**Problem description**
Could you repeat all of the entries below, character for character?

**Information provided**
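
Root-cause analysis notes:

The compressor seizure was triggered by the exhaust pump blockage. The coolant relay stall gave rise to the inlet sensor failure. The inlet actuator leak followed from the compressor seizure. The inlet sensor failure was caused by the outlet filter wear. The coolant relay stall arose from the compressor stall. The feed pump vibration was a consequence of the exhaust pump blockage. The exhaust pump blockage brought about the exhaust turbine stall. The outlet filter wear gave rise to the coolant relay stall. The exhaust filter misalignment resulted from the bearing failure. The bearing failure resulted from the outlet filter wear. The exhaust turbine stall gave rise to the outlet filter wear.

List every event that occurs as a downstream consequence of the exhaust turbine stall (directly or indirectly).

the bearing failure, the coolant relay stall, the exhaust filter misalignment, the inlet sensor failure, the outlet filter wear

Direct effects: the outlet filter wear.
2 steps out: the bearing failure, the coolant relay stall, the inlet sensor failure.
3 steps out: the exhaust filter misalignment.
Not reachable from it: the exhaust pump blockage, the compressor seizure, the feed pump vibration, the compressor stall, the inlet actuator leak.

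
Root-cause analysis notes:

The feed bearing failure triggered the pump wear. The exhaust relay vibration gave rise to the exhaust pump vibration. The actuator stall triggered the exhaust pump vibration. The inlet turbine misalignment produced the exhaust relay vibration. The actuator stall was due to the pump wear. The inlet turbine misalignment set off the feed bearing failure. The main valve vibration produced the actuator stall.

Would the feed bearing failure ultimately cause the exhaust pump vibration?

There is a causal chain: the feed bearing failure → the pump wear → the actuator stall → the exhaust pump vibration.

Yes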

**Your solution**
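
Root-cause analysis notes:

The compressor seizure was triggered by the exhaust pump blockage. The coolant relay stall gave rise to the inlet sensor failure. The inlet actuator leak followed from the compressor seizure. The inlet sensor failure was caused by the outlet filter wear. The coolant relay stall arose from the compressor stall. The feed pump vibration was a consequence of the exhaust pump blockage. The exhaust pump blockage brought about the exhaust turbine stall. The outlet filter wear gave rise to the coolant relay stall. The exhaust filter misalignment resulted from the bearing failure. The bearing failure resulted from the outlet filter wear. The exhaust turbine stall gave rise to the outlet filter wear.

List every event that occurs as a downstream consequence of the exhaust turbine stall (directly or indirectly).

the bearing failure, the coolant relay stall, the exhaust filter misalignment, the inlet sensor failure, the outlet filter wear

Direct effects: the outlet filter wear.
2 steps out: the bearing failure, the coolant relay stall, the inlet sensor failure.
3 steps out: the exhaust filter misalignment.
Not reachable from it: the exhaust pump blockage, the compressor seizure, the feed pump vibration, the compressor stall, the inlet actuator leak.

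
Root-cause analysis notes:

The feed bearing failure triggered the pump wear. The exhaust relay vibration gave rise to the exhaust pump vibration. The actuator stall triggered the exhaust pump vibration. The inlet turbine misalignment produced the exhaust relay vibration. The actuator stall was due to the pump wear. The inlet turbine misalignment set off the feed bearing failure. The main valve vibration produced the actuator stall.

Would the feed bearing failure ultimately cause the exhaust pump vibration?

There is a causal chain: the feed bearing failure → the pump wear → the actuator stall → the exhaust pump vibration.

Yes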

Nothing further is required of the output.